> _Task goal_: Copy every entry precisely.

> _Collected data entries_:
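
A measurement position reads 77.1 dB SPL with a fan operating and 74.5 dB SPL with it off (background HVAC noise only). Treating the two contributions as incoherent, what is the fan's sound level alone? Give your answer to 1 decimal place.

Subtract intensities: L_src = 10·log₁₀(10^(L_total/10) − 10^(L_bg/10)).
L_src = 10·log₁₀(10^(77.1/10) − 10^(74.5/10)) = 10·log₁₀(23100000) = 73.6 dB SPL.

73.6 dB SPL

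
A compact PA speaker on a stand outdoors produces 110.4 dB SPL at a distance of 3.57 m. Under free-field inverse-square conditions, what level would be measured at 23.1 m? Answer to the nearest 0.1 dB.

Free-field point source: level drops by 20·log₁₀ of the distance ratio.
ΔL = −20·log₁₀(23.1/3.57) = -16.22 dB, so L₂ = 110.4 + (-16.22) = 94.2 dB SPL.

94.2 dB SPL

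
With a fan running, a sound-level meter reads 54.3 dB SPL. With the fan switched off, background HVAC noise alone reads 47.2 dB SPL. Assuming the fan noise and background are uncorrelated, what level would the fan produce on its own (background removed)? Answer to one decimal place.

53.4 dB SPL

Subtract intensities: L_src = 10·log₁₀(10^(L_total/10) − 10^(L_bg/10)).
L_src = 10·log₁₀(10^(54.3/10) − 10^(47.2/10)) = 10·log₁₀(216700) = 53.4 dB SPL.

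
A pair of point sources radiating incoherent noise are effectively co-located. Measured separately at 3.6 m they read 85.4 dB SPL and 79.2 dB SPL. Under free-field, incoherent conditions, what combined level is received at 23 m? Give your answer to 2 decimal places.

70.23 dB SPL

Combined at 3.6 m: 10·log₁₀(10^(85.4/10)+10^(79.2/10)) = 86.334 dB SPL.
Then apply −20·log₁₀(23/3.6) = -16.109 dB → 70.23 dB SPL.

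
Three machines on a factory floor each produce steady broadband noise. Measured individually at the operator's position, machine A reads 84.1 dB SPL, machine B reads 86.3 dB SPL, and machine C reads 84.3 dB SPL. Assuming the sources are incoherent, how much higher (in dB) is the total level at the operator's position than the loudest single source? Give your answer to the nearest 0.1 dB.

Incoherent sources sum as intensities:
L_total = 10·log₁₀(10^(84.1/10) + 10^(86.3/10) + 10^(84.3/10)) = 89.79 dB SPL.
Excess over the loudest (86.3 dB): 89.79 − 86.3 = 3.5 dB.

3.5 dB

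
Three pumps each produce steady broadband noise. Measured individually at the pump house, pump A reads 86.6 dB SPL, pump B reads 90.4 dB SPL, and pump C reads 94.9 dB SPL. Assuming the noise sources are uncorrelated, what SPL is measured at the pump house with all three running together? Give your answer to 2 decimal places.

Incoherent sources sum as intensities:
L_total = 10·log₁₀(10^(86.6/10) + 10^(90.4/10) + 10^(94.9/10)) = 10·log₁₀(4644000000) = 96.67 dB SPL.

96.67 dB SPL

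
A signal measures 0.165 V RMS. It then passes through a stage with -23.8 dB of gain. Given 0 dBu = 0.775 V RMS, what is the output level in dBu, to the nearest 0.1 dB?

-37.2 dBu

Input level: 20·log₁₀(0.165/0.775) = -13.44 dBu.
Output: -13.44 − 23.8 = -37.2 dBu.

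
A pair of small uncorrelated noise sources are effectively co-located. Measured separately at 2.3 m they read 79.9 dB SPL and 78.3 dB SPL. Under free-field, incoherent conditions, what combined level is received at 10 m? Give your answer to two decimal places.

69.42 dB SPL

Combined at 2.3 m: 10·log₁₀(10^(79.9/10)+10^(78.3/10)) = 82.184 dB SPL.
Then apply −20·log₁₀(10/2.3) = -12.765 dB → 69.42 dB SPL.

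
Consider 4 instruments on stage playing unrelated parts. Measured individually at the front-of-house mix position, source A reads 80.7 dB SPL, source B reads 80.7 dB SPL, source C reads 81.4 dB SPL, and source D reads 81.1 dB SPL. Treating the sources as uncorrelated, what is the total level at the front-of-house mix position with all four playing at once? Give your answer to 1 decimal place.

Uncorrelated sources add in intensity (power), not in dB.
L_total = 10·log₁₀(10^(80.7/10) + 10^(80.7/10) + 10^(81.4/10) + 10^(81.1/10)) = 10·log₁₀(501800000) = 87.0 dB SPL.

87.0 dB SPL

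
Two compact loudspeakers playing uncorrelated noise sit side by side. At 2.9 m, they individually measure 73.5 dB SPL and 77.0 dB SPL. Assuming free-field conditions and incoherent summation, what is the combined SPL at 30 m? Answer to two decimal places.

Combined at 2.9 m: 10·log₁₀(10^(73.5/10)+10^(77.0/10)) = 78.604 dB SPL.
Then apply −20·log₁₀(30/2.9) = -20.294 dB → 58.31 dB SPL.

58.31 dB SPL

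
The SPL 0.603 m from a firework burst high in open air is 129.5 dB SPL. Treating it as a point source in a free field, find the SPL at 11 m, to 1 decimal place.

104.3 dB SPL

Inverse-square spreading gives ΔL = −20·log₁₀(d₂/d₁).
ΔL = −20·log₁₀(11/0.603) = -25.22 dB, so L₂ = 129.5 + (-25.22) = 104.3 dB SPL.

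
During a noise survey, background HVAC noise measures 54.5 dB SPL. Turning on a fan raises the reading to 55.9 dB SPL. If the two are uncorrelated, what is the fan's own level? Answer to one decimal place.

50.3 dB SPL

Remove the background by subtracting linear intensities:
L_src = 10·log₁₀(10^(55.9/10) − 10^(54.5/10)) = 10·log₁₀(107200) = 50.3 dB SPL.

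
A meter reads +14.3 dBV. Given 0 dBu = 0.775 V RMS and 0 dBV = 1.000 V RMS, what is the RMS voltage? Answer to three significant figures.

V = 1.000 V × 10^(+14.3/20).
= 1.000 × 5.188 = 5.19 V.

5.19 V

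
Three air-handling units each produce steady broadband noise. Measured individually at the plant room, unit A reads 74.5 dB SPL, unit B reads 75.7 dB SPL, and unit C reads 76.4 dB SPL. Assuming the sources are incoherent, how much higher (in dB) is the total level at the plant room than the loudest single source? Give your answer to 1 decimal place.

4.0 dB

Uncorrelated sources add in intensity (power), not in dB.
L_total = 10·log₁₀(10^(74.5/10) + 10^(75.7/10) + 10^(76.4/10)) = 80.37 dB SPL.
Excess over the loudest (76.4 dB): 80.37 − 76.4 = 4.0 dB.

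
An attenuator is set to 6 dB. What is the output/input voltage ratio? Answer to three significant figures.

0.501

Voltage ratio = 10^(dB/20).
10^(-6/20) = 10^(-0.3000) = 0.501.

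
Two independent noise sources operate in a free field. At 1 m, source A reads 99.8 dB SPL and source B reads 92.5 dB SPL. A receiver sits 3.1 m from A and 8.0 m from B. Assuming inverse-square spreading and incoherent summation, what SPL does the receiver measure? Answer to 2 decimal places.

At the listener: L_A = 99.8 − 20·log₁₀(3.1) = 89.973 dB; L_B = 92.5 − 20·log₁₀(8.0) = 74.438 dB.
Combined: 10·log₁₀(10^(89.973/10)+10^(74.438/10)) = 90.09 dB SPL.

90.09 dB SPL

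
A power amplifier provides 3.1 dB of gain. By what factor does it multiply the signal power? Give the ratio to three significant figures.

2.04

Power ratio = 10^(dB/10).
10^(3.1/10) = 10^(0.3100) = 2.04.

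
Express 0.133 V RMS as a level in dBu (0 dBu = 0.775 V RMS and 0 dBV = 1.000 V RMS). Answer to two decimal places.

-15.31 dBu

dBu = 20·log₁₀(V / 0.775 V).
20·log₁₀(0.133/0.775) = -15.31 dBu.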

> _Result of the exercise_:
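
A measurement position reads 77.1 dB SPL with a fan operating and 74.5 dB SPL with it off (background HVAC noise only). Treating the two contributions as incoherent, what is the fan's sound level alone? Give your answer to 1 decimal place.

Subtract intensities: L_src = 10·log₁₀(10^(L_total/10) − 10^(L_bg/10)).
L_src = 10·log₁₀(10^(77.1/10) − 10^(74.5/10)) = 10·log₁₀(23100000) = 73.6 dB SPL.

73.6 dB SPL

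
A compact PA speaker on a stand outdoors produces 110.4 dB SPL at a distance of 3.57 m. Under free-field inverse-square conditions, what level would be measured at 23.1 m? Answer to the nearest 0.1 dB.

Free-field point source: level drops by 20·log₁₀ of the distance ratio.
ΔL = −20·log₁₀(23.1/3.57) = -16.22 dB, so L₂ = 110.4 + (-16.22) = 94.2 dB SPL.

94.2 dB SPL

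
With a fan running, a sound-level meter reads 54.3 dB SPL. With the fan switched off, background HVAC noise alone reads 47.2 dB SPL. Assuming the fan noise and background are uncorrelated, what level would the fan produce on its own (background removed)? Answer to one decimal place.

53.4 dB SPL

Subtract intensities: L_src = 10·log₁₀(10^(L_total/10) − 10^(L_bg/10)).
L_src = 10·log₁₀(10^(54.3/10) − 10^(47.2/10)) = 10·log₁₀(216700) = 53.4 dB SPL.

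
A pair of point sources radiating incoherent noise are effectively co-located. Measured separately at 3.6 m they read 85.4 dB SPL and 79.2 dB SPL. Under free-field, incoherent conditions, what combined level is received at 23 m? Give your answer to 2 decimal places.

70.23 dB SPL

Combined at 3.6 m: 10·log₁₀(10^(85.4/10)+10^(79.2/10)) = 86.334 dB SPL.
Then apply −20·log₁₀(23/3.6) = -16.109 dB → 70.23 dB SPL.

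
Three machines on a factory floor each produce steady broadband noise. Measured individually at the operator's position, machine A reads 84.1 dB SPL, machine B reads 86.3 dB SPL, and machine C reads 84.3 dB SPL. Assuming the sources are incoherent, how much higher (in dB) is the total level at the operator's position than the loudest single source? Give your answer to the nearest 0.1 dB.

Incoherent sources sum as intensities:
L_total = 10·log₁₀(10^(84.1/10) + 10^(86.3/10) + 10^(84.3/10)) = 89.79 dB SPL.
Excess over the loudest (86.3 dB): 89.79 − 86.3 = 3.5 dB.

3.5 dB

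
Three pumps each produce steady broadband noise. Measured individually at the pump house, pump A reads 86.6 dB SPL, pump B reads 90.4 dB SPL, and pump C reads 94.9 dB SPL. Assuming the noise sources are uncorrelated, what SPL is measured at the pump house with all three running together? Give your answer to 2 decimal places.

Incoherent sources sum as intensities:
L_total = 10·log₁₀(10^(86.6/10) + 10^(90.4/10) + 10^(94.9/10)) = 10·log₁₀(4644000000) = 96.67 dB SPL.

96.67 dB SPL

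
A signal measures 0.165 V RMS. It then passes through a stage with -23.8 dB of gain. Given 0 dBu = 0.775 V RMS, what is the output level in dBu, to the nearest 0.1 dB?

-37.2 dBu

Input level: 20·log₁₀(0.165/0.775) = -13.44 dBu.
Output: -13.44 − 23.8 = -37.2 dBu.

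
A pair of small uncorrelated noise sources are effectively co-located. Measured separately at 2.3 m they read 79.9 dB SPL and 78.3 dB SPL. Under free-field, incoherent conditions, what combined level is received at 10 m? Give your answer to two decimal places.

69.42 dB SPL

Combined at 2.3 m: 10·log₁₀(10^(79.9/10)+10^(78.3/10)) = 82.184 dB SPL.
Then apply −20·log₁₀(10/2.3) = -12.765 dB → 69.42 dB SPL.

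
Consider 4 instruments on stage playing unrelated parts. Measured individually at the front-of-house mix position, source A reads 80.7 dB SPL, source B reads 80.7 dB SPL, source C reads 81.4 dB SPL, and source D reads 81.1 dB SPL. Treating the sources as uncorrelated, what is the total level at the front-of-house mix position with all four playing at once? Give your answer to 1 decimal place.

Uncorrelated sources add in intensity (power), not in dB.
L_total = 10·log₁₀(10^(80.7/10) + 10^(80.7/10) + 10^(81.4/10) + 10^(81.1/10)) = 10·log₁₀(501800000) = 87.0 dB SPL.

87.0 dB SPL

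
Two compact loudspeakers playing uncorrelated noise sit side by side. At 2.9 m, they individually measure 73.5 dB SPL and 77.0 dB SPL. Assuming free-field conditions and incoherent summation, what is the combined SPL at 30 m? Answer to two decimal places.

Combined at 2.9 m: 10·log₁₀(10^(73.5/10)+10^(77.0/10)) = 78.604 dB SPL.
Then apply −20·log₁₀(30/2.9) = -20.294 dB → 58.31 dB SPL.

58.31 dB SPL

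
The SPL 0.603 m from a firework burst high in open air is 129.5 dB SPL. Treating it as a point source in a free field, find the SPL at 11 m, to 1 decimal place.

104.3 dB SPL

Inverse-square spreading gives ΔL = −20·log₁₀(d₂/d₁).
ΔL = −20·log₁₀(11/0.603) = -25.22 dB, so L₂ = 129.5 + (-25.22) = 104.3 dB SPL.

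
During a noise survey, background HVAC noise measures 54.5 dB SPL. Turning on a fan raises the reading to 55.9 dB SPL. If the two are uncorrelated, what is the fan's own level? Answer to one decimal place.

50.3 dB SPL

Remove the background by subtracting linear intensities:
L_src = 10·log₁₀(10^(55.9/10) − 10^(54.5/10)) = 10·log₁₀(107200) = 50.3 dB SPL.

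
A meter reads +14.3 dBV. Given 0 dBu = 0.775 V RMS and 0 dBV = 1.000 V RMS, what is the RMS voltage? Answer to three significant figures.

V = 1.000 V × 10^(+14.3/20).
= 1.000 × 5.188 = 5.19 V.

5.19 V

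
Three air-handling units each produce steady broadband noise. Measured individually at the plant room, unit A reads 74.5 dB SPL, unit B reads 75.7 dB SPL, and unit C reads 76.4 dB SPL. Assuming the sources are incoherent, how much higher (in dB) is the total level at the plant room than the loudest single source? Give your answer to 1 decimal place.

4.0 dB

Uncorrelated sources add in intensity (power), not in dB.
L_total = 10·log₁₀(10^(74.5/10) + 10^(75.7/10) + 10^(76.4/10)) = 80.37 dB SPL.
Excess over the loudest (76.4 dB): 80.37 − 76.4 = 4.0 dB.

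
An attenuator is set to 6 dB. What is the output/input voltage ratio? Answer to three significant figures.

0.501

Voltage ratio = 10^(dB/20).
10^(-6/20) = 10^(-0.3000) = 0.501.

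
Two independent noise sources operate in a free field. At 1 m, source A reads 99.8 dB SPL and source B reads 92.5 dB SPL. A receiver sits 3.1 m from A and 8.0 m from B. Assuming inverse-square spreading and incoherent summation, what SPL does the receiver measure? Answer to 2 decimal places.

At the listener: L_A = 99.8 − 20·log₁₀(3.1) = 89.973 dB; L_B = 92.5 − 20·log₁₀(8.0) = 74.438 dB.
Combined: 10·log₁₀(10^(89.973/10)+10^(74.438/10)) = 90.09 dB SPL.

90.09 dB SPL

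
A power amplifier provides 3.1 dB of gain. By what factor does it multiply the signal power? Give the ratio to three significant figures.

2.04

Power ratio = 10^(dB/10).
10^(3.1/10) = 10^(0.3100) = 2.04.

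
Express 0.133 V RMS as a level in dBu (0 dBu = 0.775 V RMS and 0 dBV = 1.000 V RMS). Answer to two decimal places.

-15.31 dBu

dBu = 20·log₁₀(V / 0.775 V).
20·log₁₀(0.133/0.775) = -15.31 dBu.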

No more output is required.